▶ **TASK INSTRUCTIONS**
All entries must be transcribed exactly, down to the last character.

Segment Start: DATA EXCERPTS

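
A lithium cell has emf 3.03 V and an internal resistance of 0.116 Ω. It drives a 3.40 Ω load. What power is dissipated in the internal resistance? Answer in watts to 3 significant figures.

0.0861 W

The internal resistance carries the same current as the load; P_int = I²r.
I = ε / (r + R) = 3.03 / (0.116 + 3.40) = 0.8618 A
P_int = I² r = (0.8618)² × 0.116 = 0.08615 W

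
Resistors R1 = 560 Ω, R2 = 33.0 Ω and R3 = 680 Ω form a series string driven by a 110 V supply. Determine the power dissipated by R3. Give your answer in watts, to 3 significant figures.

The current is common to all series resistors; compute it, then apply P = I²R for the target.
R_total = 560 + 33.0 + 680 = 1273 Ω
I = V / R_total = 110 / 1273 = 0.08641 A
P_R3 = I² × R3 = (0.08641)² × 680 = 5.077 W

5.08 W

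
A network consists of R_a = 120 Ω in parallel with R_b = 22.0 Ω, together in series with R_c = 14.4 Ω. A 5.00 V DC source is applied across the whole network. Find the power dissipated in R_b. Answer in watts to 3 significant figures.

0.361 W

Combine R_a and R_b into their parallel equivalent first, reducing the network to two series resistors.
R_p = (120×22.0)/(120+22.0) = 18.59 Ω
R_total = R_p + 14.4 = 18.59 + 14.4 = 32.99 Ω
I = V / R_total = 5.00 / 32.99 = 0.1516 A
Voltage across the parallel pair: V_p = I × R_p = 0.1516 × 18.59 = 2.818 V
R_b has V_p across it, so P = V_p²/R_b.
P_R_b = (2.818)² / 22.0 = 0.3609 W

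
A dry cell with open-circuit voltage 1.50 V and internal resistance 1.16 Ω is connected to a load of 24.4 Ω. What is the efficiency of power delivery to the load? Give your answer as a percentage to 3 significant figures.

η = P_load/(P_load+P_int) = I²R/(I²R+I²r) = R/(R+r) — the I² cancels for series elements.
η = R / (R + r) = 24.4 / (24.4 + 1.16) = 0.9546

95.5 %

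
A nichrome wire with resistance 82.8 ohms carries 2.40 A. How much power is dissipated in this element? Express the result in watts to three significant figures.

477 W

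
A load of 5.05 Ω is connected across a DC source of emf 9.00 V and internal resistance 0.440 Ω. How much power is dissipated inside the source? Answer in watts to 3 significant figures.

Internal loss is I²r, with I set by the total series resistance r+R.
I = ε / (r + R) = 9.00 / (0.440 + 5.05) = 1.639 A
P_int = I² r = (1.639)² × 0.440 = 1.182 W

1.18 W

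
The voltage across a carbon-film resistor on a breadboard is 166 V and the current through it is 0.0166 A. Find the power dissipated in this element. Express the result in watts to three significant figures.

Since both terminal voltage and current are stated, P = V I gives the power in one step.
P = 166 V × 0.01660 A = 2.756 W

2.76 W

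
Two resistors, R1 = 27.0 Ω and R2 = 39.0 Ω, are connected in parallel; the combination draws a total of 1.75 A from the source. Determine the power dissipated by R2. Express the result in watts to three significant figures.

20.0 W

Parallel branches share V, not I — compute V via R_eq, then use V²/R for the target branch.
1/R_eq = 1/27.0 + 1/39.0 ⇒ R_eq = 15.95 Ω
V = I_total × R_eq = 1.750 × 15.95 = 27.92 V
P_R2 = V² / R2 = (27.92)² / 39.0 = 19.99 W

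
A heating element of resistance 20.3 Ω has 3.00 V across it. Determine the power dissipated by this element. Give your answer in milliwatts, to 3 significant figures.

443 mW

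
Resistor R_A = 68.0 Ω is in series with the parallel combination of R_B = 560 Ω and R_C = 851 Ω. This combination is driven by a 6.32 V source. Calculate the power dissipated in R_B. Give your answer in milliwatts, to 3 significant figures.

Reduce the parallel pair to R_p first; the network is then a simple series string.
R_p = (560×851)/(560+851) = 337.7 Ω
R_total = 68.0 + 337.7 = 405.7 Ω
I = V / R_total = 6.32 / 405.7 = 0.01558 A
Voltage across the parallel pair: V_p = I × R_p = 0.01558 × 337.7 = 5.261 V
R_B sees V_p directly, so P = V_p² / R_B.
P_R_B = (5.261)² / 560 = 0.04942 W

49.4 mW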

Segment End: DATA EXCERPTS

▶ **ANSWER TO THIS EXERCISE**
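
A lithium cell has emf 3.03 V and an internal resistance of 0.116 Ω. It drives a 3.40 Ω load. What power is dissipated in the internal resistance? Answer in watts to 3 significant figures.

0.0861 W

The internal resistance carries the same current as the load; P_int = I²r.
I = ε / (r + R) = 3.03 / (0.116 + 3.40) = 0.8618 A
P_int = I² r = (0.8618)² × 0.116 = 0.08615 W

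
Resistors R1 = 560 Ω, R2 = 33.0 Ω and R3 = 680 Ω form a series string driven by a 110 V supply. Determine the power dissipated by R3. Give your answer in watts, to 3 significant figures.

The current is common to all series resistors; compute it, then apply P = I²R for the target.
R_total = 560 + 33.0 + 680 = 1273 Ω
I = V / R_total = 110 / 1273 = 0.08641 A
P_R3 = I² × R3 = (0.08641)² × 680 = 5.077 W

5.08 W

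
A network consists of R_a = 120 Ω in parallel with R_b = 22.0 Ω, together in series with R_c = 14.4 Ω. A 5.00 V DC source is applied across the whole network. Find the power dissipated in R_b. Answer in watts to 3 significant figures.

0.361 W

Combine R_a and R_b into their parallel equivalent first, reducing the network to two series resistors.
R_p = (120×22.0)/(120+22.0) = 18.59 Ω
R_total = R_p + 14.4 = 18.59 + 14.4 = 32.99 Ω
I = V / R_total = 5.00 / 32.99 = 0.1516 A
Voltage across the parallel pair: V_p = I × R_p = 0.1516 × 18.59 = 2.818 V
R_b has V_p across it, so P = V_p²/R_b.
P_R_b = (2.818)² / 22.0 = 0.3609 W

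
A dry cell with open-circuit voltage 1.50 V and internal resistance 1.16 Ω is connected to a load of 24.4 Ω. What is the efficiency of power delivery to the load? Give your answer as a percentage to 3 significant figures.

η = P_load/(P_load+P_int) = I²R/(I²R+I²r) = R/(R+r) — the I² cancels for series elements.
η = R / (R + r) = 24.4 / (24.4 + 1.16) = 0.9546

95.5 %

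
A nichrome wire with resistance 82.8 ohms carries 2.40 A. How much power is dissipated in this element? Express the result in watts to three significant figures.

477 W

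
A load of 5.05 Ω is connected across a DC source of emf 9.00 V and internal resistance 0.440 Ω. How much power is dissipated inside the source? Answer in watts to 3 significant figures.

Internal loss is I²r, with I set by the total series resistance r+R.
I = ε / (r + R) = 9.00 / (0.440 + 5.05) = 1.639 A
P_int = I² r = (1.639)² × 0.440 = 1.182 W

1.18 W

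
The voltage across a carbon-film resistor on a breadboard is 166 V and the current through it is 0.0166 A. Find the power dissipated in this element. Express the result in watts to three significant figures.

Since both terminal voltage and current are stated, P = V I gives the power in one step.
P = 166 V × 0.01660 A = 2.756 W

2.76 W

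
Two resistors, R1 = 27.0 Ω and R2 = 39.0 Ω, are connected in parallel; the combination draws a total of 1.75 A from the source. Determine the power dissipated by R2. Express the result in watts to three significant figures.

20.0 W

Parallel branches share V, not I — compute V via R_eq, then use V²/R for the target branch.
1/R_eq = 1/27.0 + 1/39.0 ⇒ R_eq = 15.95 Ω
V = I_total × R_eq = 1.750 × 15.95 = 27.92 V
P_R2 = V² / R2 = (27.92)² / 39.0 = 19.99 W

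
A heating element of resistance 20.3 Ω has 3.00 V across it. Determine the power dissipated by this element. Give your answer in milliwatts, to 3 significant figures.

443 mW

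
Resistor R_A = 68.0 Ω is in series with the parallel combination of R_B = 560 Ω and R_C = 851 Ω. This combination is driven by a 6.32 V source. Calculate the power dissipated in R_B. Give your answer in milliwatts, to 3 significant figures.

Reduce the parallel pair to R_p first; the network is then a simple series string.
R_p = (560×851)/(560+851) = 337.7 Ω
R_total = 68.0 + 337.7 = 405.7 Ω
I = V / R_total = 6.32 / 405.7 = 0.01558 A
Voltage across the parallel pair: V_p = I × R_p = 0.01558 × 337.7 = 5.261 V
R_B sees V_p directly, so P = V_p² / R_B.
P_R_B = (5.261)² / 560 = 0.04942 W

49.4 mW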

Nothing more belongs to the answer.